Dataset entries:

● ● ●

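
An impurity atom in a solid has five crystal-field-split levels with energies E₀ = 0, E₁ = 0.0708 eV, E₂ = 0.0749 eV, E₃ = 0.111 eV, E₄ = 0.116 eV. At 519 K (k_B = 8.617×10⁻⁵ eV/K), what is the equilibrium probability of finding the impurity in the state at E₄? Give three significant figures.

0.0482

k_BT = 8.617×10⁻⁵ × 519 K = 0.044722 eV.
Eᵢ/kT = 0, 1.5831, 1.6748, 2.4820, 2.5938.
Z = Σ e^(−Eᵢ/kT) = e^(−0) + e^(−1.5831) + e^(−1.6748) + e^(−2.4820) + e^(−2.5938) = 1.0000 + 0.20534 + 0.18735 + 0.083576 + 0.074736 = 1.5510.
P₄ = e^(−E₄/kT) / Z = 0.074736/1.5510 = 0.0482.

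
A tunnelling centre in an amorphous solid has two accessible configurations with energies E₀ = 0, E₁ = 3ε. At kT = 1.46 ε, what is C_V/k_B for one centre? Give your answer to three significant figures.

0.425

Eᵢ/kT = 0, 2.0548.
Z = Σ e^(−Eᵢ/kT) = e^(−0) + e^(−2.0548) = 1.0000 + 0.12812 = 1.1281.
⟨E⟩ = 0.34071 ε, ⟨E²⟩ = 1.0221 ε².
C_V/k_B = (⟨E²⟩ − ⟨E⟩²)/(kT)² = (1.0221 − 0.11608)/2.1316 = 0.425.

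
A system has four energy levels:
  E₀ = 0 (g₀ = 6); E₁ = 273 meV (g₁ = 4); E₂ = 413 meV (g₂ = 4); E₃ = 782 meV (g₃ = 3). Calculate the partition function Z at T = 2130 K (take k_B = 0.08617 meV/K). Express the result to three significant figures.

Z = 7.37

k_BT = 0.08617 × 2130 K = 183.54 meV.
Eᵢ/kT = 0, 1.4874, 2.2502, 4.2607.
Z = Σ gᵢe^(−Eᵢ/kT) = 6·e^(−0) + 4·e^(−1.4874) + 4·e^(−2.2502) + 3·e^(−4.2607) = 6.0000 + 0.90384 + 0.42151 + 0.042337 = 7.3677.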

● ● ●

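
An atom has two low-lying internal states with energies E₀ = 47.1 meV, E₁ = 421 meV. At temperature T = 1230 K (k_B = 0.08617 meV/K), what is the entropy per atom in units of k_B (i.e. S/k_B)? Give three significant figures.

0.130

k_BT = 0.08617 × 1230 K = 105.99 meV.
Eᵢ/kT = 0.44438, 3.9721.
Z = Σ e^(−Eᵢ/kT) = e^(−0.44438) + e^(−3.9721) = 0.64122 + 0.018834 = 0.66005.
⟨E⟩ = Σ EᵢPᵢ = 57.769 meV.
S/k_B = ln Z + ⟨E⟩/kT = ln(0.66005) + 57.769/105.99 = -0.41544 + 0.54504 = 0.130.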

● ● ●

Above are some records; copy exactly the lines from the one with "An impurity atom" through the one with "A system has", both included, and no others.

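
An impurity atom in a solid has five crystal-field-split levels with energies E₀ = 0, E₁ = 0.0708 eV, E₂ = 0.0749 eV, E₃ = 0.111 eV, E₄ = 0.116 eV. At 519 K (k_B = 8.617×10⁻⁵ eV/K), what is the equilibrium probability of finding the impurity in the state at E₄? Give three significant figures.

0.0482

k_BT = 8.617×10⁻⁵ × 519 K = 0.044722 eV.
Eᵢ/kT = 0, 1.5831, 1.6748, 2.4820, 2.5938.
Z = Σ e^(−Eᵢ/kT) = e^(−0) + e^(−1.5831) + e^(−1.6748) + e^(−2.4820) + e^(−2.5938) = 1.0000 + 0.20534 + 0.18735 + 0.083576 + 0.074736 = 1.5510.
P₄ = e^(−E₄/kT) / Z = 0.074736/1.5510 = 0.0482.

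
A tunnelling centre in an amorphous solid has two accessible configurations with energies E₀ = 0, E₁ = 3ε. At kT = 1.46 ε, what is C_V/k_B for one centre? Give your answer to three significant figures.

0.425

Eᵢ/kT = 0, 2.0548.
Z = Σ e^(−Eᵢ/kT) = e^(−0) + e^(−2.0548) = 1.0000 + 0.12812 = 1.1281.
⟨E⟩ = 0.34071 ε, ⟨E²⟩ = 1.0221 ε².
C_V/k_B = (⟨E²⟩ − ⟨E⟩²)/(kT)² = (1.0221 − 0.11608)/2.1316 = 0.425.

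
A system has four energy levels: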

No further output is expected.